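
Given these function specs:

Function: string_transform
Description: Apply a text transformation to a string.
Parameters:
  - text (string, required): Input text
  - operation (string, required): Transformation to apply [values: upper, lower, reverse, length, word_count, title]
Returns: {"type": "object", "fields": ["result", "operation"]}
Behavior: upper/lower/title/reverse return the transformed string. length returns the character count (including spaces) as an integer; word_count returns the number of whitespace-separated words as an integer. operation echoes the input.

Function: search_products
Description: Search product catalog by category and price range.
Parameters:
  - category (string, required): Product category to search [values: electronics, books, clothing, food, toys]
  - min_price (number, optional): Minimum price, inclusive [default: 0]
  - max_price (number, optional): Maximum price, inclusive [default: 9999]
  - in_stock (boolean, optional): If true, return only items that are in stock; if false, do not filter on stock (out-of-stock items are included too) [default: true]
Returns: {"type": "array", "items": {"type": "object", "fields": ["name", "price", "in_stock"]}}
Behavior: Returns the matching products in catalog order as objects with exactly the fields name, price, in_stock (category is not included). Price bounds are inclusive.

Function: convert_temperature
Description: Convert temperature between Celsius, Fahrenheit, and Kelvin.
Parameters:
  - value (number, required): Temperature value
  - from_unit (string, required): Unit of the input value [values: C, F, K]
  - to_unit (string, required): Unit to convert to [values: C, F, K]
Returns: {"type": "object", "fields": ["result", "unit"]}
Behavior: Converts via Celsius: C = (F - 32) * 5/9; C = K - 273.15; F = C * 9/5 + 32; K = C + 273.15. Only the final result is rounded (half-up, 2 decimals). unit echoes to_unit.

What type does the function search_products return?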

• [Problem requirements]:
Restate each of the records exactly, leaving nothing out.

• [Task response]:
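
Given these function specs:

Function: string_transform
Description: Apply a text transformation to a string.
Parameters:
  - text (string, required): Input text
  - operation (string, required): Transformation to apply [values: upper, lower, reverse, length, word_count, title]
Returns: {"type": "object", "fields": ["result", "operation"]}
Behavior: upper/lower/title/reverse return the transformed string. length returns the character count (including spaces) as an integer; word_count returns the number of whitespace-separated words as an integer. operation echoes the input.

Function: search_products
Description: Search product catalog by category and price range.
Parameters:
  - category (string, required): Product category to search [values: electronics, books, clothing, food, toys]
  - min_price (number, optional): Minimum price, inclusive [default: 0]
  - max_price (number, optional): Maximum price, inclusive [default: 9999]
  - in_stock (boolean, optional): If true, return only items that are in stock; if false, do not filter on stock (out-of-stock items are included too) [default: true]
Returns: {"type": "array", "items": {"type": "object", "fields": ["name", "price", "in_stock"]}}
Behavior: Returns the matching products in catalog order as objects with exactly the fields name, price, in_stock (category is not included). Price bounds are inclusive.

Function: convert_temperature
Description: Convert temperature between Celsius, Fahrenheit, and Kelvin.
Parameters:
  - value (number, required): Temperature value
  - from_unit (string, required): Unit of the input value [values: C, F, K]
  - to_unit (string, required): Unit to convert to [values: C, F, K]
Returns: {"type": "object", "fields": ["result", "unit"]}
Behavior: Converts via Celsius: C = (F - 32) * 5/9; C = K - 273.15; F = C * 9/5 + 32; K = C + 273.15. Only the final result is rounded (half-up, 2 decimals). unit echoes to_unit.

What type does the function search_products return?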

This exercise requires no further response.